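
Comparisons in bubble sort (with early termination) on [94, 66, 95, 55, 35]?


Algorithm: bubble sort (with early termination)
Input: [94, 66, 95, 55, 35]
Sorted: [35, 55, 66, 94, 95]

10


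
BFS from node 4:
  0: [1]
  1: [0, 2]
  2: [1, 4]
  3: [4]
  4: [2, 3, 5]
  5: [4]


Visit 4, enqueue [2, 3, 5]
Visit 2, enqueue [1]
Visit 3, enqueue []
Visit 5, enqueue []
Visit 1, enqueue [0]
Visit 0, enqueue []

BFS order: [4, 2, 3, 5, 1, 0]


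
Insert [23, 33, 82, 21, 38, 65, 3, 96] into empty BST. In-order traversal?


Insert 23: root
Insert 33: R from 23
Insert 82: R from 23 -> R from 33
Insert 21: L from 23
Insert 38: R from 23 -> R from 33 -> L from 82
Insert 65: R from 23 -> R from 33 -> L from 82 -> R from 38
Insert 3: L from 23 -> L from 21
Insert 96: R from 23 -> R from 33 -> R from 82

In-order: [3, 21, 23, 33, 38, 65, 82, 96]


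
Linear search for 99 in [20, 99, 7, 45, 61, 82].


i=0: 20!=99
i=1: 99==99 found!

Found at 1, 2 comps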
================================
## What is required:
Each line of the data must be retyped exactly.

## Answer to this problem:
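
Comparisons in bubble sort (with early termination) on [94, 66, 95, 55, 35]?


Algorithm: bubble sort (with early termination)
Input: [94, 66, 95, 55, 35]
Sorted: [35, 55, 66, 94, 95]

10


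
BFS from node 4:
  0: [1]
  1: [0, 2]
  2: [1, 4]
  3: [4]
  4: [2, 3, 5]
  5: [4]


Visit 4, enqueue [2, 3, 5]
Visit 2, enqueue [1]
Visit 3, enqueue []
Visit 5, enqueue []
Visit 1, enqueue [0]
Visit 0, enqueue []

BFS order: [4, 2, 3, 5, 1, 0]


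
Insert [23, 33, 82, 21, 38, 65, 3, 96] into empty BST. In-order traversal?


Insert 23: root
Insert 33: R from 23
Insert 82: R from 23 -> R from 33
Insert 21: L from 23
Insert 38: R from 23 -> R from 33 -> L from 82
Insert 65: R from 23 -> R from 33 -> L from 82 -> R from 38
Insert 3: L from 23 -> L from 21
Insert 96: R from 23 -> R from 33 -> R from 82

In-order: [3, 21, 23, 33, 38, 65, 82, 96]


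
Linear search for 99 in [20, 99, 7, 45, 61, 82].


i=0: 20!=99
i=1: 99==99 found!

Found at 1, 2 comps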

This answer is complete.